= EXERCISE GOAL =
In the entries that follow, find the line containing "What is the percentage"; from there, copy every line exactly through the line containing "peak inspiratory pressure: 15.0 cmH2O".
--------------------------------------------------
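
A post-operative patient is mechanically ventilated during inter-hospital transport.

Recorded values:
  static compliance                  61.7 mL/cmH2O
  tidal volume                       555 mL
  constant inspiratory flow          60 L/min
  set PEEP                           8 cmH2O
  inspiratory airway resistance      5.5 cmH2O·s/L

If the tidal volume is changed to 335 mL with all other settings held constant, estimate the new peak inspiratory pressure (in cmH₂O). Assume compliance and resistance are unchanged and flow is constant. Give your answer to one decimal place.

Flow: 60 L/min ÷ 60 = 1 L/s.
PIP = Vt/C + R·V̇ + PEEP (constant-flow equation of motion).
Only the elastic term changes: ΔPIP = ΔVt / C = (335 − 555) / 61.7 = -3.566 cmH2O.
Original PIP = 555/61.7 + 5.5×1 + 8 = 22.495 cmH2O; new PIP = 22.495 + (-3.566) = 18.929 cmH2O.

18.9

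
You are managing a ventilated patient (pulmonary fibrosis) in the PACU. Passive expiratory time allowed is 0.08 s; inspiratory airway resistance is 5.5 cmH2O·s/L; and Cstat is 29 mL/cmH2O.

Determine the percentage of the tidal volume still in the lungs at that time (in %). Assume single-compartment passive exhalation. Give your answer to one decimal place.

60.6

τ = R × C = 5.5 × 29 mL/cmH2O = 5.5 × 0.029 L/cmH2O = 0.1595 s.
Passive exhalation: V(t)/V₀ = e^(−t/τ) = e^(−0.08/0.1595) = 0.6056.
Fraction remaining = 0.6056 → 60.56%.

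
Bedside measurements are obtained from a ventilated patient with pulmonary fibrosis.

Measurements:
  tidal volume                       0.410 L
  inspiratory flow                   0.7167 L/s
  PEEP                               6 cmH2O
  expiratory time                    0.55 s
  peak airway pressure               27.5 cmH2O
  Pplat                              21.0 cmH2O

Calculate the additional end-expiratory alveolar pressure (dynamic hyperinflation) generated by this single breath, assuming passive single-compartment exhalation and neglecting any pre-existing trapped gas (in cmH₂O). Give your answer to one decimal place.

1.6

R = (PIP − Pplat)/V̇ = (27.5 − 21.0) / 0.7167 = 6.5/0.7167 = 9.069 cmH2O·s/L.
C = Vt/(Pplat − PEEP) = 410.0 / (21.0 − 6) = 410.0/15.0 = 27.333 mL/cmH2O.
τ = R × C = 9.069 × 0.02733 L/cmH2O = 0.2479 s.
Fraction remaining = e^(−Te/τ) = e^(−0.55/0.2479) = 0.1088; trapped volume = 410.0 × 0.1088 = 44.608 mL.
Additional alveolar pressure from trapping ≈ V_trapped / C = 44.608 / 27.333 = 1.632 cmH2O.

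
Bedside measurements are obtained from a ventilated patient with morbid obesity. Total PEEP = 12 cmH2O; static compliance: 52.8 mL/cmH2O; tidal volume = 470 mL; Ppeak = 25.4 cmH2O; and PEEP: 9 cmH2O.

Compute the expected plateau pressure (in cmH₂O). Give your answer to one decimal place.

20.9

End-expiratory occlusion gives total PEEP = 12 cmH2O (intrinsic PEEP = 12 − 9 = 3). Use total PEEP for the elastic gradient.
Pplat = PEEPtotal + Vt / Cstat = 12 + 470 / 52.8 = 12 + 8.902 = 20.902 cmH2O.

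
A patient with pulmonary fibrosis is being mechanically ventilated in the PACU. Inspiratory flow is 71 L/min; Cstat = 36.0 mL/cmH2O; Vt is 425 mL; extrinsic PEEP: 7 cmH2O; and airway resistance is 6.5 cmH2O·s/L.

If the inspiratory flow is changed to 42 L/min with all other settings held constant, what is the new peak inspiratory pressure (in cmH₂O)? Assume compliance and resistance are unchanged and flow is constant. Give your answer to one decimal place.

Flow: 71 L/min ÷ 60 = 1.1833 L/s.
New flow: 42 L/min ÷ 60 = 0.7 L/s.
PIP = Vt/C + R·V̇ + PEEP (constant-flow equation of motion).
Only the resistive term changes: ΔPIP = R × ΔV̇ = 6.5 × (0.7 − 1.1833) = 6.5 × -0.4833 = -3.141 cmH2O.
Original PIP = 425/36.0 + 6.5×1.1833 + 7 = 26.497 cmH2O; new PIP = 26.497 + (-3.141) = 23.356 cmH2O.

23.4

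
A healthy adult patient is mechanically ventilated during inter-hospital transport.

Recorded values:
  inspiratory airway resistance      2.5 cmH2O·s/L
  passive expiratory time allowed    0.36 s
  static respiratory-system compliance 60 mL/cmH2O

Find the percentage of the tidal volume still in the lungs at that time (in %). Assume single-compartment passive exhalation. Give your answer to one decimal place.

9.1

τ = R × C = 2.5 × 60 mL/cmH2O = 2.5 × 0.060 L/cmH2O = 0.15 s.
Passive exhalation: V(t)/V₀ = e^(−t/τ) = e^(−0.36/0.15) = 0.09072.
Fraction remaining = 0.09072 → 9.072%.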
--------------------------------------------------
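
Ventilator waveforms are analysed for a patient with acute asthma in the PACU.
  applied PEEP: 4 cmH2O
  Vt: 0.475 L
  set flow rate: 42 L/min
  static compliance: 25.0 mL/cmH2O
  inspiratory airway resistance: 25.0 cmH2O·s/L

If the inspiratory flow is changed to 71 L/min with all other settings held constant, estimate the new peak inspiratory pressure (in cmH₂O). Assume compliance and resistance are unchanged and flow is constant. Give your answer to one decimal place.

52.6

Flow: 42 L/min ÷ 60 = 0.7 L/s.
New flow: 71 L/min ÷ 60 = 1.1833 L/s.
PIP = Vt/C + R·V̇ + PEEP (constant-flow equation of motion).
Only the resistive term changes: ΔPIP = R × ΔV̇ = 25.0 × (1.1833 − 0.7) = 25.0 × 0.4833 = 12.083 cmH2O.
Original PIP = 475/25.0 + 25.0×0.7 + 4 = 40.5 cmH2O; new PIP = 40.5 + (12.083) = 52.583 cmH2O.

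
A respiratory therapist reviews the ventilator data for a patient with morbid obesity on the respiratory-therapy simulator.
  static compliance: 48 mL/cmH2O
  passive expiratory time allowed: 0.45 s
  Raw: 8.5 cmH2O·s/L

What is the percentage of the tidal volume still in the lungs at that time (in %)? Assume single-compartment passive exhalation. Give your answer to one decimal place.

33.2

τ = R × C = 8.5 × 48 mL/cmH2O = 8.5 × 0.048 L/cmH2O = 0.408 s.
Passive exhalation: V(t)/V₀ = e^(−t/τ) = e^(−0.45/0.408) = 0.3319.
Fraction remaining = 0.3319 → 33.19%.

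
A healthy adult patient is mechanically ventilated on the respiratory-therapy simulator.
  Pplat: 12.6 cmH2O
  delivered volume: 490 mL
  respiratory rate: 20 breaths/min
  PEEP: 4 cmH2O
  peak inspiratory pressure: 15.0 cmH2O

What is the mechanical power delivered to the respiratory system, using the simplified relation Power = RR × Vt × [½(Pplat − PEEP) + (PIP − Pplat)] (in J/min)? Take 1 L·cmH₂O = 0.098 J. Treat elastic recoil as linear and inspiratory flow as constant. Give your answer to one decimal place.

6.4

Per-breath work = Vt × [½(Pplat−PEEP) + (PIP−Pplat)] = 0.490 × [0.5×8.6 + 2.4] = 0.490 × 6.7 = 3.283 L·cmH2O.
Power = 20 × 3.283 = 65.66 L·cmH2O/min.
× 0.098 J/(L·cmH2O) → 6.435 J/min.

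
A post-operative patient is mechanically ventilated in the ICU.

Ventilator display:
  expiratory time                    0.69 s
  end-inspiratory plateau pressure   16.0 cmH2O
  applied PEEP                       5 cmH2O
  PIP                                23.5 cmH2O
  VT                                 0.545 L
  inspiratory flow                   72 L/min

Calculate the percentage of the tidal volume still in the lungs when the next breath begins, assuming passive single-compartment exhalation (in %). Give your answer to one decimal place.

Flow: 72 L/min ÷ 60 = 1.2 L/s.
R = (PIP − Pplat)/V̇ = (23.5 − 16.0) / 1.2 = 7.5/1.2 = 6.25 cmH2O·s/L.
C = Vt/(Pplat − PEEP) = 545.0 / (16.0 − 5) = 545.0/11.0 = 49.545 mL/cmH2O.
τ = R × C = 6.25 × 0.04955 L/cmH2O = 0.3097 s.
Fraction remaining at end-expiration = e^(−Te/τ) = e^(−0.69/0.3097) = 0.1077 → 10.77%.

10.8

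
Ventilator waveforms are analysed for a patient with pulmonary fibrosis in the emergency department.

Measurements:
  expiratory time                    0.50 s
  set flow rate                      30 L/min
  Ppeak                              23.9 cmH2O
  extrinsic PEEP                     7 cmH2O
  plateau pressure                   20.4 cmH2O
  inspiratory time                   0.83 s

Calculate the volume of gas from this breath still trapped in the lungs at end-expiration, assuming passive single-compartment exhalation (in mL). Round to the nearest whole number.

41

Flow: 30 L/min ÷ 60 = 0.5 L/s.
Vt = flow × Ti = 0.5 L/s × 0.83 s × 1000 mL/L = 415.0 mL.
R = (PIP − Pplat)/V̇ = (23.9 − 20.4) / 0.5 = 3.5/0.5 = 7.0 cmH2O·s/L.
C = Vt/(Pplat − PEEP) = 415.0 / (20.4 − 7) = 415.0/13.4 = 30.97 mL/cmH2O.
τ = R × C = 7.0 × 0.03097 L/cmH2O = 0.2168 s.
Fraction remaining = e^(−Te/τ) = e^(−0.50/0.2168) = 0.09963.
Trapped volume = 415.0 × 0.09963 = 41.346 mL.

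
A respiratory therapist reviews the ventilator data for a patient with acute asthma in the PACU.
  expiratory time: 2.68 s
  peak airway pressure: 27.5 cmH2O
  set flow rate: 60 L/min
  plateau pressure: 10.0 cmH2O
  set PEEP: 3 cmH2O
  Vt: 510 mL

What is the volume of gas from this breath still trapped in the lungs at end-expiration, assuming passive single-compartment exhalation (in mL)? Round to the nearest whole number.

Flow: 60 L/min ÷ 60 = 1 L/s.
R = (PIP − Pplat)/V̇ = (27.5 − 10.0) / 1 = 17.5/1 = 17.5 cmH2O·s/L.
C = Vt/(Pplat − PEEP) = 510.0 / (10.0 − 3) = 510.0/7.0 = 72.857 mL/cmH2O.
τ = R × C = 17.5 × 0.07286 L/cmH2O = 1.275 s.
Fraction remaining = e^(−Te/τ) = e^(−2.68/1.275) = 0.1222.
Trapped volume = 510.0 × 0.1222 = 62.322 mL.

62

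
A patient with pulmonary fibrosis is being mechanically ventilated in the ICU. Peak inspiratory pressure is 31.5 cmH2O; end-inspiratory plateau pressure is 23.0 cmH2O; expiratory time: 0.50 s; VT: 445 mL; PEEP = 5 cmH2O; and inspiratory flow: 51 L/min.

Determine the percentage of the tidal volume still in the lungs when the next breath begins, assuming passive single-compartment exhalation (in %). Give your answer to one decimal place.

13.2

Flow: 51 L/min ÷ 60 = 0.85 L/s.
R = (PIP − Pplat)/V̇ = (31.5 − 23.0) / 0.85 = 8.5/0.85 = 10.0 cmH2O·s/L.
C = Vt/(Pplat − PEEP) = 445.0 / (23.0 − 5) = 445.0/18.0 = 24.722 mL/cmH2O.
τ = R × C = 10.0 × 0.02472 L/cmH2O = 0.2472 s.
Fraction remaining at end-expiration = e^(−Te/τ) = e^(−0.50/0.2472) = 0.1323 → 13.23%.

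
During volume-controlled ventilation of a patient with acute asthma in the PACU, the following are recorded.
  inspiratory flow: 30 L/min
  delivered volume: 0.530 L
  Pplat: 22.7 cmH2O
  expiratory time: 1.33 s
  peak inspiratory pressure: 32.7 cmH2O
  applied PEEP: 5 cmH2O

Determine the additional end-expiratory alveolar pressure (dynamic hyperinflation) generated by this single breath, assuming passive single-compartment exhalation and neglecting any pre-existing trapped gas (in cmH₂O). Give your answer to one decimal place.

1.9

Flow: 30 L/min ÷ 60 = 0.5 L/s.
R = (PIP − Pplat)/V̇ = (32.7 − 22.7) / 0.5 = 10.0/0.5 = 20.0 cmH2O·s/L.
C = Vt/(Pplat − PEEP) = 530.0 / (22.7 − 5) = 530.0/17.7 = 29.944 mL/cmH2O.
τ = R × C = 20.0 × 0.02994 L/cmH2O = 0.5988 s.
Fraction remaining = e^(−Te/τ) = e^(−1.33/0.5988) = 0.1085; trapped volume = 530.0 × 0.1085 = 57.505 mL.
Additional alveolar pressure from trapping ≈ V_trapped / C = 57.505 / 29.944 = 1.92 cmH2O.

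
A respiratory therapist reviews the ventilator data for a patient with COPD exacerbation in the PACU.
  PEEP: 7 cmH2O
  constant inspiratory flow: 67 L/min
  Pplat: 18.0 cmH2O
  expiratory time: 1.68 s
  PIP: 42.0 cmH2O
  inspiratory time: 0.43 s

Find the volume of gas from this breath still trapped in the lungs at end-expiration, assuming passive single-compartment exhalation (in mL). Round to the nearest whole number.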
--------------------------------------------------
= EXERCISE RESPONSE =
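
What is the percentage of the tidal volume still in the lungs at that time (in %)? Assume single-compartment passive exhalation. Give your answer to one decimal place.

33.2

τ = R × C = 8.5 × 48 mL/cmH2O = 8.5 × 0.048 L/cmH2O = 0.408 s.
Passive exhalation: V(t)/V₀ = e^(−t/τ) = e^(−0.45/0.408) = 0.3319.
Fraction remaining = 0.3319 → 33.19%.

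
A healthy adult patient is mechanically ventilated on the respiratory-therapy simulator.
  Pplat: 12.6 cmH2O
  delivered volume: 490 mL
  respiratory rate: 20 breaths/min
  PEEP: 4 cmH2O
  peak inspiratory pressure: 15.0 cmH2O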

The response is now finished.